Activity -> Copy out the records below exactly as they appear.

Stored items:
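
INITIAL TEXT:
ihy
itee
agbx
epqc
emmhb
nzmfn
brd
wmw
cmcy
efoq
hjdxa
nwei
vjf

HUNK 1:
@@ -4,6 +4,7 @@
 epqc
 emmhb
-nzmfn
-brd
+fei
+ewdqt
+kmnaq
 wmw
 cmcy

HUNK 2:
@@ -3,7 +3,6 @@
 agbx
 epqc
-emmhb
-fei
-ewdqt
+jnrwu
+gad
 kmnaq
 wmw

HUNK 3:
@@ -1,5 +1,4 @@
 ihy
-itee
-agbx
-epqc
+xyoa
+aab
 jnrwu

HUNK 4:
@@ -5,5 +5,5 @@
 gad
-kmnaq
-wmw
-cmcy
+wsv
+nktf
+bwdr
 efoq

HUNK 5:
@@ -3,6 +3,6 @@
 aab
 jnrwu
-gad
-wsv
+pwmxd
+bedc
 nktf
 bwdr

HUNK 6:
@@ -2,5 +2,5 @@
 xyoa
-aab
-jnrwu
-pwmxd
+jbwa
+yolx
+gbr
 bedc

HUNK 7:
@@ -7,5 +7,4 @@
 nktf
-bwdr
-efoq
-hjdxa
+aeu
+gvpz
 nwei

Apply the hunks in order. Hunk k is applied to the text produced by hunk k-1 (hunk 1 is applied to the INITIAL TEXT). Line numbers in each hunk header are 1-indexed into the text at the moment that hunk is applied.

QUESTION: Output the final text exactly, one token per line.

Answer: ihy
xyoa
jbwa
yolx
gbr
bedc
nktf
aeu
gvpz
nwei
vjf

Derivation:
Hunk 1: at line 4 remove [nzmfn,brd] add [fei,ewdqt,kmnaq] -> 14 lines: ihy itee agbx epqc emmhb fei ewdqt kmnaq wmw cmcy efoq hjdxa nwei vjf
Hunk 2: at line 3 remove [emmhb,fei,ewdqt] add [jnrwu,gad] -> 13 lines: ihy itee agbx epqc jnrwu gad kmnaq wmw cmcy efoq hjdxa nwei vjf
Hunk 3: at line 1 remove [itee,agbx,epqc] add [xyoa,aab] -> 12 lines: ihy xyoa aab jnrwu gad kmnaq wmw cmcy efoq hjdxa nwei vjf
Hunk 4: at line 5 remove [kmnaq,wmw,cmcy] add [wsv,nktf,bwdr] -> 12 lines: ihy xyoa aab jnrwu gad wsv nktf bwdr efoq hjdxa nwei vjf
Hunk 5: at line 3 remove [gad,wsv] add [pwmxd,bedc] -> 12 lines: ihy xyoa aab jnrwu pwmxd bedc nktf bwdr efoq hjdxa nwei vjf
Hunk 6: at line 2 remove [aab,jnrwu,pwmxd] add [jbwa,yolx,gbr] -> 12 lines: ihy xyoa jbwa yolx gbr bedc nktf bwdr efoq hjdxa nwei vjf
Hunk 7: at line 7 remove [bwdr,efoq,hjdxa] add [aeu,gvpz] -> 11 lines: ihy xyoa jbwa yolx gbr bedc nktf aeu gvpz nwei vjf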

Task solution ->
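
INITIAL TEXT:
ihy
itee
agbx
epqc
emmhb
nzmfn
brd
wmw
cmcy
efoq
hjdxa
nwei
vjf

HUNK 1:
@@ -4,6 +4,7 @@
 epqc
 emmhb
-nzmfn
-brd
+fei
+ewdqt
+kmnaq
 wmw
 cmcy

HUNK 2:
@@ -3,7 +3,6 @@
 agbx
 epqc
-emmhb
-fei
-ewdqt
+jnrwu
+gad
 kmnaq
 wmw

HUNK 3:
@@ -1,5 +1,4 @@
 ihy
-itee
-agbx
-epqc
+xyoa
+aab
 jnrwu

HUNK 4:
@@ -5,5 +5,5 @@
 gad
-kmnaq
-wmw
-cmcy
+wsv
+nktf
+bwdr
 efoq

HUNK 5:
@@ -3,6 +3,6 @@
 aab
 jnrwu
-gad
-wsv
+pwmxd
+bedc
 nktf
 bwdr

HUNK 6:
@@ -2,5 +2,5 @@
 xyoa
-aab
-jnrwu
-pwmxd
+jbwa
+yolx
+gbr
 bedc

HUNK 7:
@@ -7,5 +7,4 @@
 nktf
-bwdr
-efoq
-hjdxa
+aeu
+gvpz
 nwei

Apply the hunks in order. Hunk k is applied to the text produced by hunk k-1 (hunk 1 is applied to the INITIAL TEXT). Line numbers in each hunk header are 1-indexed into the text at the moment that hunk is applied.

QUESTION: Output the final text exactly, one token per line.

Answer: ihy
xyoa
jbwa
yolx
gbr
bedc
nktf
aeu
gvpz
nwei
vjf

Derivation:
Hunk 1: at line 4 remove [nzmfn,brd] add [fei,ewdqt,kmnaq] -> 14 lines: ihy itee agbx epqc emmhb fei ewdqt kmnaq wmw cmcy efoq hjdxa nwei vjf
Hunk 2: at line 3 remove [emmhb,fei,ewdqt] add [jnrwu,gad] -> 13 lines: ihy itee agbx epqc jnrwu gad kmnaq wmw cmcy efoq hjdxa nwei vjf
Hunk 3: at line 1 remove [itee,agbx,epqc] add [xyoa,aab] -> 12 lines: ihy xyoa aab jnrwu gad kmnaq wmw cmcy efoq hjdxa nwei vjf
Hunk 4: at line 5 remove [kmnaq,wmw,cmcy] add [wsv,nktf,bwdr] -> 12 lines: ihy xyoa aab jnrwu gad wsv nktf bwdr efoq hjdxa nwei vjf
Hunk 5: at line 3 remove [gad,wsv] add [pwmxd,bedc] -> 12 lines: ihy xyoa aab jnrwu pwmxd bedc nktf bwdr efoq hjdxa nwei vjf
Hunk 6: at line 2 remove [aab,jnrwu,pwmxd] add [jbwa,yolx,gbr] -> 12 lines: ihy xyoa jbwa yolx gbr bedc nktf bwdr efoq hjdxa nwei vjf
Hunk 7: at line 7 remove [bwdr,efoq,hjdxa] add [aeu,gvpz] -> 11 lines: ihy xyoa jbwa yolx gbr bedc nktf aeu gvpz nwei vjf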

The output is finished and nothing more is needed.